Task material below:

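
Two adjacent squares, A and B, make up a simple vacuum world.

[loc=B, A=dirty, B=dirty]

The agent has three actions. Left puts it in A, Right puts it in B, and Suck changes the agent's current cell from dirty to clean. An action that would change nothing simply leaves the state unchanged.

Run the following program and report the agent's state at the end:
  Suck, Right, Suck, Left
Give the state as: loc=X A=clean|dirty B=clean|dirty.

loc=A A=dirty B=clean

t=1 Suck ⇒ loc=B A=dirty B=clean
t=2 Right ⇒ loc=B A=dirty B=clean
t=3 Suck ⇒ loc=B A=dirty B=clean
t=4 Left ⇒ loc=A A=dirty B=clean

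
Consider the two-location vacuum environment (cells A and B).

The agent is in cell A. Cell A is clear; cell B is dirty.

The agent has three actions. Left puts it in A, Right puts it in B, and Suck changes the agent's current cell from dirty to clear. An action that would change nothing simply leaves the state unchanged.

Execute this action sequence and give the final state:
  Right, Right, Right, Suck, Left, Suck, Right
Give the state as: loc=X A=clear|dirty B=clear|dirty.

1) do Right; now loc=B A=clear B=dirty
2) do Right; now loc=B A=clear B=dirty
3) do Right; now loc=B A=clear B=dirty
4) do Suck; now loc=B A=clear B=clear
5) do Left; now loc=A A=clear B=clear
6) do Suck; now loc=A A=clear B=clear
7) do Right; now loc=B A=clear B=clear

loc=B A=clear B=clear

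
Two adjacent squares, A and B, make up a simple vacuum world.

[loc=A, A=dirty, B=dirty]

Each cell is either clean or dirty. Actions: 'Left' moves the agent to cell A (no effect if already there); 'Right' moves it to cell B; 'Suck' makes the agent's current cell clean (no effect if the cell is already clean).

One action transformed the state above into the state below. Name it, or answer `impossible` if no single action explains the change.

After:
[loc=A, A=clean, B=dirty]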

End of Task material.

• [Exercise]
Return, please, every line from the one that contains "Right, Right, Right, Suck, Left, Suck, Right" through the final line of the listing, exactly, and no others.

• [Answer for this exercise]
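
  Right, Right, Right, Suck, Left, Suck, Right
Give the state as: loc=X A=clear|dirty B=clear|dirty.

1) do Right; now loc=B A=clear B=dirty
2) do Right; now loc=B A=clear B=dirty
3) do Right; now loc=B A=clear B=dirty
4) do Suck; now loc=B A=clear B=clear
5) do Left; now loc=A A=clear B=clear
6) do Suck; now loc=A A=clear B=clear
7) do Right; now loc=B A=clear B=clear

loc=B A=clear B=clear

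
Two adjacent squares, A and B, make up a simple vacuum world.

[loc=A, A=dirty, B=dirty]

Each cell is either clean or dirty. Actions: 'Left' moves the agent to cell A (no effect if already there); 'Right' moves it to cell B; 'Suck' makes the agent's current cell clean (no effect if the cell is already clean).

One action transformed the state above into the state below. Name it, or answer `impossible` if no single action explains the change.

After:
[loc=A, A=clean, B=dirty]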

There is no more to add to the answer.